WORK REQUEST — Output exactly the line containing "A submarine communications" and each line after it through the last line of the records, and nothing else.

#####

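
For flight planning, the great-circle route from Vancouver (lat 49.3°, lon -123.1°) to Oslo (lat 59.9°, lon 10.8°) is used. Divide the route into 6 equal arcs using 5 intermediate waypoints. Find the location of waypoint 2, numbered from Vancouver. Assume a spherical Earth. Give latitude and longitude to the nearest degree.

From cos δ = sin φ₁ sin φ₂ + cos φ₁ cos φ₂ cos Δλ, the central angle is δ ≈ 1.127 rad (64.6°).
Interpolate at f = 2/6 with slerp weights a = sin((1−f)δ)/sin δ ≈ 0.756, b = sin(fδ)/sin δ ≈ 0.406.
p = a·p₁ + b·p₂ ≈ (-0.069, -0.375, 0.925); φ = arcsin(p_z) ≈ 67.60°, λ = atan2(p_y, p_x) ≈ -100.44°.

≈ lat 68°, lon -100°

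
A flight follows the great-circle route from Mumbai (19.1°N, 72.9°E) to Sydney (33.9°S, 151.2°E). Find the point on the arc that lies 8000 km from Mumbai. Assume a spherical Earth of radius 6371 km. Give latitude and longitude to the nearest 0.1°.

From cos δ = sin φ₁ sin φ₂ + cos φ₁ cos φ₂ cos Δλ, the central angle is δ ≈ 1.594 rad (91.3°). The total great-circle distance is δ·R ≈ 1.594 × 6371 ≈ 10157 km, so the target fraction is f = 8000/10157 ≈ 0.788.
Interpolate at f ≈ 0.788 with slerp weights a = sin((1−f)δ)/sin δ ≈ 0.332, b = sin(fδ)/sin δ ≈ 0.951.
p = a·p₁ + b·p₂ ≈ (-0.599, 0.680, -0.422); φ = arcsin(p_z) ≈ -24.94°, λ = atan2(p_y, p_x) ≈ 131.38°.

≈ (24.9°S, 131.4°E)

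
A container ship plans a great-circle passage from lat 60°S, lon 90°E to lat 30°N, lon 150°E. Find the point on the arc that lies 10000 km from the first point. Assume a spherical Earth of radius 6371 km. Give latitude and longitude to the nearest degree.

Convert each endpoint to a unit vector on the sphere (x = cos φ cos λ, y = cos φ sin λ, z = sin φ).
The central angle between the endpoints is δ = arccos(p₁·p₂) ≈ 1.789 rad (102.5°). The total great-circle distance is δ·R ≈ 1.789 × 6371 ≈ 11398 km, so the target fraction is f = 10000/11398 ≈ 0.877.
Interpolate at f ≈ 0.877 with slerp weights a = sin((1−f)δ)/sin δ ≈ 0.223, b = sin(fδ)/sin δ ≈ 1.024.
p = a·p₁ + b·p₂ ≈ (-0.768, 0.555, 0.319); φ = arcsin(p_z) ≈ 18.61°, λ = atan2(p_y, p_x) ≈ 144.15°.

≈ lat 19°N, lon 144°E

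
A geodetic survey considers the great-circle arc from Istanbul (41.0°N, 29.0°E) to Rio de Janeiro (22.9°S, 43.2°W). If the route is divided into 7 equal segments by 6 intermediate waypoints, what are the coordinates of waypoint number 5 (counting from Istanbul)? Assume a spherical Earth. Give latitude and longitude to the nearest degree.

Convert each endpoint to a unit vector on the sphere (x = cos φ cos λ, y = cos φ sin λ, z = sin φ).
The central angle between the endpoints is δ = arccos(p₁·p₂) ≈ 1.614 rad (92.5°).
Interpolate at f = 5/7 with slerp weights a = sin((1−f)δ)/sin δ ≈ 0.445, b = sin(fδ)/sin δ ≈ 0.915.
p = a·p₁ + b·p₂ ≈ (0.908, -0.414, -0.064); φ = arcsin(p_z) ≈ -3.66°, λ = atan2(p_y, p_x) ≈ -24.50°.

≈ (4°S, 24°W)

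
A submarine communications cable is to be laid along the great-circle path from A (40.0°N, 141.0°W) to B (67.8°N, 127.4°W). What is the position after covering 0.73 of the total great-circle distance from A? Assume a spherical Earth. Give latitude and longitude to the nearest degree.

≈ (60°N, 133°W)

Write both endpoints as unit vectors p₁, p₂ with components (cos φ cos λ, cos φ sin λ, sin φ).
The central angle between the endpoints is δ = arccos(p₁·p₂) ≈ 0.502 rad (28.8°).
Interpolate at f = 0.73 with slerp weights a = sin((1−f)δ)/sin δ ≈ 0.281, b = sin(fδ)/sin δ ≈ 0.745.
p = a·p₁ + b·p₂ ≈ (-0.338, -0.359, 0.870); φ = arcsin(p_z) ≈ 60.46°, λ = atan2(p_y, p_x) ≈ -133.29°.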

#####

ANSWER FOR THE TASK —
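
A submarine communications cable is to be laid along the great-circle path from A (40.0°N, 141.0°W) to B (67.8°N, 127.4°W). What is the position after covering 0.73 of the total great-circle distance from A? Assume a spherical Earth. Give latitude and longitude to the nearest degree.

≈ (60°N, 133°W)

Write both endpoints as unit vectors p₁, p₂ with components (cos φ cos λ, cos φ sin λ, sin φ).
The central angle between the endpoints is δ = arccos(p₁·p₂) ≈ 0.502 rad (28.8°).
Interpolate at f = 0.73 with slerp weights a = sin((1−f)δ)/sin δ ≈ 0.281, b = sin(fδ)/sin δ ≈ 0.745.
p = a·p₁ + b·p₂ ≈ (-0.338, -0.359, 0.870); φ = arcsin(p_z) ≈ 60.46°, λ = atan2(p_y, p_x) ≈ -133.29°.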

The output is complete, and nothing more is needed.